-- Work required --
Print the records below from the first line through the line containing "The outline, anchored", both included, word for word.

** Opening Dataset content block **

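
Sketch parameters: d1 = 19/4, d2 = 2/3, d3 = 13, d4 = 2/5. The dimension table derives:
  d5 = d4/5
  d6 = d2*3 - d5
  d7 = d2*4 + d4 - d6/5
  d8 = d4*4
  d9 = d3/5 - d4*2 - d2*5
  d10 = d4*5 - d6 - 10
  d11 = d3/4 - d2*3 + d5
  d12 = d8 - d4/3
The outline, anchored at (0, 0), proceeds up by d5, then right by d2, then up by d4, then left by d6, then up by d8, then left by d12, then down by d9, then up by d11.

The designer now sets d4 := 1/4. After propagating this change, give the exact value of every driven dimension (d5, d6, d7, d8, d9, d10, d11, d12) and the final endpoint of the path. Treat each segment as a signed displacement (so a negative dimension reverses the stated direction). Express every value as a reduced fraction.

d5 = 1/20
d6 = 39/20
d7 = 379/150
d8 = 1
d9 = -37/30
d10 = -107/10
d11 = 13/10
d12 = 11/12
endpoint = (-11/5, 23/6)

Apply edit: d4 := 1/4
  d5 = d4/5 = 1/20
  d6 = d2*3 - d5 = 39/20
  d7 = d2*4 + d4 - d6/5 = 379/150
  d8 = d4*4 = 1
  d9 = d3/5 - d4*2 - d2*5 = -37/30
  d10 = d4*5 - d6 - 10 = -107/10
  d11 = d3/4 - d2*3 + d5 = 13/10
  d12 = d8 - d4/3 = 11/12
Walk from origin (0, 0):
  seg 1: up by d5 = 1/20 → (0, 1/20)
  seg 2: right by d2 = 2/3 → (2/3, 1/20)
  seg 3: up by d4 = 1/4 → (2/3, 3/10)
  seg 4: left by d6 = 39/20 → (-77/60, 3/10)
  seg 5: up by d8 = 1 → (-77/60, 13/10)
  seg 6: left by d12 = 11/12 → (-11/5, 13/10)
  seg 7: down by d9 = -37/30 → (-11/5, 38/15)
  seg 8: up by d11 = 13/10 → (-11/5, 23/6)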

** Closing Dataset content block **

-- Answer space --
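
Sketch parameters: d1 = 19/4, d2 = 2/3, d3 = 13, d4 = 2/5. The dimension table derives:
  d5 = d4/5
  d6 = d2*3 - d5
  d7 = d2*4 + d4 - d6/5
  d8 = d4*4
  d9 = d3/5 - d4*2 - d2*5
  d10 = d4*5 - d6 - 10
  d11 = d3/4 - d2*3 + d5
  d12 = d8 - d4/3
The outline, anchored at (0, 0), proceeds up by d5, then right by d2, then up by d4, then left by d6, then up by d8, then left by d12, then down by d9, then up by d11.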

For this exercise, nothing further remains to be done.